··· DATA FOR THIS TASK ···
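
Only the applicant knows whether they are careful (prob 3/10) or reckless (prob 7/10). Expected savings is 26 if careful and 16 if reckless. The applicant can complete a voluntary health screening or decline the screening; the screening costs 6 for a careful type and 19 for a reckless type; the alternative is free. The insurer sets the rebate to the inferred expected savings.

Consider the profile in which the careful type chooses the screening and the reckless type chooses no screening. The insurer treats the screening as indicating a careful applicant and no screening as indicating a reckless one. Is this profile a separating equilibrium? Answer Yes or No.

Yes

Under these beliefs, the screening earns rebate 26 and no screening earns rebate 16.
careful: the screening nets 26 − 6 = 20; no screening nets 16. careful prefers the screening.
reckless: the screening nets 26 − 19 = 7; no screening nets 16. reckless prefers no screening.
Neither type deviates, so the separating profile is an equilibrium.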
···
··· DATA FOR THIS TASK ···
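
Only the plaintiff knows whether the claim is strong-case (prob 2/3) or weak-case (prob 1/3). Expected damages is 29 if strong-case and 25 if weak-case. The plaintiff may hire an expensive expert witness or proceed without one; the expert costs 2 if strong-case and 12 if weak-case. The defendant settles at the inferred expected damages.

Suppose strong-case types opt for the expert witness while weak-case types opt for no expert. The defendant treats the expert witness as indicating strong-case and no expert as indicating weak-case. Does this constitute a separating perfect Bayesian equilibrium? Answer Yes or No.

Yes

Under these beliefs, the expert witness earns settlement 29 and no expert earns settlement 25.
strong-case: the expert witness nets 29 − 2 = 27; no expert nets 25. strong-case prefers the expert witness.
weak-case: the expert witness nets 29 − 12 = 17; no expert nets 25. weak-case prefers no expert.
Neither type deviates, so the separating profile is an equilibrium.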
···
### WORK ITEM
Gather all lines of the records that include the word "inferred".

### ANSWER SPACE
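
Only the applicant knows whether they are careful (prob 3/10) or reckless (prob 7/10). Expected savings is 26 if careful and 16 if reckless. The applicant can complete a voluntary health screening or decline the screening; the screening costs 6 for a careful type and 19 for a reckless type; the alternative is free. The insurer sets the rebate to the inferred expected savings.
Only the plaintiff knows whether the claim is strong-case (prob 2/3) or weak-case (prob 1/3). Expected damages is 29 if strong-case and 25 if weak-case. The plaintiff may hire an expensive expert witness or proceed without one; the expert costs 2 if strong-case and 12 if weak-case. The defendant settles at the inferred expected damages.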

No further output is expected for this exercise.